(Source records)
'''

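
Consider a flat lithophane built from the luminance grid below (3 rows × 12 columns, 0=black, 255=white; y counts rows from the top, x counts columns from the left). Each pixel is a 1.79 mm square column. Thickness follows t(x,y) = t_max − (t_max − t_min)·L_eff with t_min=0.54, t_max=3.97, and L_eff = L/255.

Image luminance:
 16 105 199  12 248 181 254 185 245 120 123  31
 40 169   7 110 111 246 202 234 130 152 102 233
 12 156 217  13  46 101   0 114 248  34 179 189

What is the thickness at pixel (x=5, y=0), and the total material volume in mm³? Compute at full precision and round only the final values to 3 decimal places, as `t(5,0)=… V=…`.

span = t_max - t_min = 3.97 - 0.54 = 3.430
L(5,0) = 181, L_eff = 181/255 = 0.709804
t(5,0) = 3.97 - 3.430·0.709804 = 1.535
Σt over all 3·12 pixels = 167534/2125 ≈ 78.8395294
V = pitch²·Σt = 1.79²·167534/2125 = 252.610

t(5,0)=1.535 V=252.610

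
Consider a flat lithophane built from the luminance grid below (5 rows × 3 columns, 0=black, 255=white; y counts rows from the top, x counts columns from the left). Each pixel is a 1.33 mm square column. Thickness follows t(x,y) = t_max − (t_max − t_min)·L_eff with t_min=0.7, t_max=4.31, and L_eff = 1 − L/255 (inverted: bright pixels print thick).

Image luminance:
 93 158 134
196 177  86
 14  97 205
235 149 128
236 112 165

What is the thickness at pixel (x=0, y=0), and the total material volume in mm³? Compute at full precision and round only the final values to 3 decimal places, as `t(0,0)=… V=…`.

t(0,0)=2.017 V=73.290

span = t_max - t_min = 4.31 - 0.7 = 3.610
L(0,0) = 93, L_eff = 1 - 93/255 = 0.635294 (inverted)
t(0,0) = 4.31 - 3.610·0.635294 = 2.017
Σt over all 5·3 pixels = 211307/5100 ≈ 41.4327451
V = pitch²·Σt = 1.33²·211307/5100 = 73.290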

'''

■ Problem to work on
Please print exactly what appears from the first line of the data through the line with "248 181 254", including both of those lines and nothing past them.

■ Expected output
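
Consider a flat lithophane built from the luminance grid below (3 rows × 12 columns, 0=black, 255=white; y counts rows from the top, x counts columns from the left). Each pixel is a 1.79 mm square column. Thickness follows t(x,y) = t_max − (t_max − t_min)·L_eff with t_min=0.54, t_max=3.97, and L_eff = L/255.

Image luminance:
 16 105 199  12 248 181 254 185 245 120 123  31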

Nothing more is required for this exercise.